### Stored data
────────

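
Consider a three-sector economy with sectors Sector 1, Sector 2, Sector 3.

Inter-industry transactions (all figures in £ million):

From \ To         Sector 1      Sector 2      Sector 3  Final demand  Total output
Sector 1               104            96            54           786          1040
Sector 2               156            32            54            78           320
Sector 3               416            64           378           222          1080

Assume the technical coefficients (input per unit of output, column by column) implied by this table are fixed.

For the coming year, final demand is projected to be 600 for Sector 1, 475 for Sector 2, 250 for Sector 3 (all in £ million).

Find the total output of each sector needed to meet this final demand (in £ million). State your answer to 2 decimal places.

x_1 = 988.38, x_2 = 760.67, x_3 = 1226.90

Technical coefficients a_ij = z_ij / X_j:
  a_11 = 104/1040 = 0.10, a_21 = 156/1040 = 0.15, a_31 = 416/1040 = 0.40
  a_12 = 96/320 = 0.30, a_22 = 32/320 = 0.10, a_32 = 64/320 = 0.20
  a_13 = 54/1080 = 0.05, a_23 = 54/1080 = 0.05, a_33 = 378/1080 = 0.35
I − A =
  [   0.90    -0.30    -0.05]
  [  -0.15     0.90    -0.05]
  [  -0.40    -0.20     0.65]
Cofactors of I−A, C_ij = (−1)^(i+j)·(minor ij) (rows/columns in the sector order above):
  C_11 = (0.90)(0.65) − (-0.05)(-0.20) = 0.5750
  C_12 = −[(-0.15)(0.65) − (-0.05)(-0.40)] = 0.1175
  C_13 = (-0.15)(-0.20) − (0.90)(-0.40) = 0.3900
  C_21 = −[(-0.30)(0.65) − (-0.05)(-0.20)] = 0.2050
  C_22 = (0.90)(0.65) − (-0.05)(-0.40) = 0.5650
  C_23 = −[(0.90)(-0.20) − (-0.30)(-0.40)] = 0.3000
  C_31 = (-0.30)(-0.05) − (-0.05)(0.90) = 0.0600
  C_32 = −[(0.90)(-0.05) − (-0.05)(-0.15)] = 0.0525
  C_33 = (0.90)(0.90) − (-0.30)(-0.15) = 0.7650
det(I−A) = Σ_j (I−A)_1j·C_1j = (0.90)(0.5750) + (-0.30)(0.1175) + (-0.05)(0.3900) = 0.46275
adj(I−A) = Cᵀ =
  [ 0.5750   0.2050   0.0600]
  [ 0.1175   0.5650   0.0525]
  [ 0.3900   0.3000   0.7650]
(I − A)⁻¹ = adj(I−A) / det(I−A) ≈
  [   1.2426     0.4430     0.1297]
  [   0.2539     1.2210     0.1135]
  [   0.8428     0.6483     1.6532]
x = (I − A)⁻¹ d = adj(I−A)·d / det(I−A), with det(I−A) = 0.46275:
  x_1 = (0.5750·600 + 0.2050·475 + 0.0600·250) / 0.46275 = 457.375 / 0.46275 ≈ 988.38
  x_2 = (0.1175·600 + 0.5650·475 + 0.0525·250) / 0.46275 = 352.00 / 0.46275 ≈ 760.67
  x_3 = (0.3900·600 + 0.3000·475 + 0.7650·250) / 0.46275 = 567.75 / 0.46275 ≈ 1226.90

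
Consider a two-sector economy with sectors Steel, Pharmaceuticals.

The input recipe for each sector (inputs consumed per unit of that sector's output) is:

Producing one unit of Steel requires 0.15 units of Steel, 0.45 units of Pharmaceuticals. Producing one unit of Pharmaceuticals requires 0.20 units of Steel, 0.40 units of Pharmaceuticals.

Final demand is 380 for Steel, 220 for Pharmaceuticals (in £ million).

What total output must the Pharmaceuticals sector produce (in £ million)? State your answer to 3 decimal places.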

────────

Please write out exactly the lines from the start of the data through the line that contains "For the coming", both ends included, and nothing else.

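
Consider a three-sector economy with sectors Sector 1, Sector 2, Sector 3.

Inter-industry transactions (all figures in £ million):

From \ To         Sector 1      Sector 2      Sector 3  Final demand  Total output
Sector 1               104            96            54           786          1040
Sector 2               156            32            54            78           320
Sector 3               416            64           378           222          1080

Assume the technical coefficients (input per unit of output, column by column) implied by this table are fixed.

For the coming year, final demand is projected to be 600 for Sector 1, 475 for Sector 2, 250 for Sector 3 (all in £ million).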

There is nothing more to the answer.